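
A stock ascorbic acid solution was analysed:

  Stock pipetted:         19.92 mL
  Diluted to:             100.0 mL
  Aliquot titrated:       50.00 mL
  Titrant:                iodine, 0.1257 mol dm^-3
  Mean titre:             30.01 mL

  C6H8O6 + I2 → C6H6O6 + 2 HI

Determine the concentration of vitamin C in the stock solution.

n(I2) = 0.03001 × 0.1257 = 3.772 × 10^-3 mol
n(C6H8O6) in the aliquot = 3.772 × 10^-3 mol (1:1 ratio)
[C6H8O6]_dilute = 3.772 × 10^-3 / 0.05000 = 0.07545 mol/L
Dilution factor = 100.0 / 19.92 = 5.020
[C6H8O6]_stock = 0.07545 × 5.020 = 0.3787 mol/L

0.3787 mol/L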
-------
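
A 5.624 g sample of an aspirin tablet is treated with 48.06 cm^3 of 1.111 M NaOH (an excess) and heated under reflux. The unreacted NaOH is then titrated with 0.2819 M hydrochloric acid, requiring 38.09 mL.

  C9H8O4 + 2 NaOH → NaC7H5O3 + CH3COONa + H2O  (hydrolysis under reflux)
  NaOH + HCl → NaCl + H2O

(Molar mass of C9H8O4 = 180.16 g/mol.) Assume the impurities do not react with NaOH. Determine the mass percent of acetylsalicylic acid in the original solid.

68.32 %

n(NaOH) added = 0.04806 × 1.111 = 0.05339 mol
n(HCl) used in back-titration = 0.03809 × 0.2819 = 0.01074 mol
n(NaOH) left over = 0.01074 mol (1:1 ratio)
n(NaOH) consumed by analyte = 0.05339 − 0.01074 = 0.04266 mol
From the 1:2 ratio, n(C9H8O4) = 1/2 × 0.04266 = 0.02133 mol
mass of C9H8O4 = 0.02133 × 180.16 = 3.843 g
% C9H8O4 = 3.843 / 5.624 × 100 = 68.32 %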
-------
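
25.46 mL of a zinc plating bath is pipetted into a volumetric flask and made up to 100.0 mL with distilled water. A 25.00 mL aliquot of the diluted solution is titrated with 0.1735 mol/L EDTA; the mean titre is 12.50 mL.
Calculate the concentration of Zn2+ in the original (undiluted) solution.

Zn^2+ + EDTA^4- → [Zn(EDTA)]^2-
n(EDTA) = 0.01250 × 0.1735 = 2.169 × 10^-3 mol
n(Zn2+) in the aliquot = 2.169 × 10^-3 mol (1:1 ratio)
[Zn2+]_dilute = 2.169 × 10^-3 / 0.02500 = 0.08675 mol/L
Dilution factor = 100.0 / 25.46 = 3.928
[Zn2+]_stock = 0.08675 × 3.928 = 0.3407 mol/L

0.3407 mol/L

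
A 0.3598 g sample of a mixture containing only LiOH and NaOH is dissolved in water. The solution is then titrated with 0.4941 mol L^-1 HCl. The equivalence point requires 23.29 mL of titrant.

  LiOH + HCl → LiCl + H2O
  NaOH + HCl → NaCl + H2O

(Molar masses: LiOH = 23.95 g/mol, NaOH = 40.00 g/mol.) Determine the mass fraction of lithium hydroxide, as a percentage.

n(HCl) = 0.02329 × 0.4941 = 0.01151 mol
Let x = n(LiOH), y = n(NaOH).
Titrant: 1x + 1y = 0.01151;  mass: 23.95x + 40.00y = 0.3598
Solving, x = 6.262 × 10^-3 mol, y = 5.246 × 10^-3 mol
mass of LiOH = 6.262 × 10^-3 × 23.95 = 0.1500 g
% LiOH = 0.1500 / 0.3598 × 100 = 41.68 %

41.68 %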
-------
Instructions for the task: Lines in the data holding the word "water": count them and say how many, nothing more.

Result: 2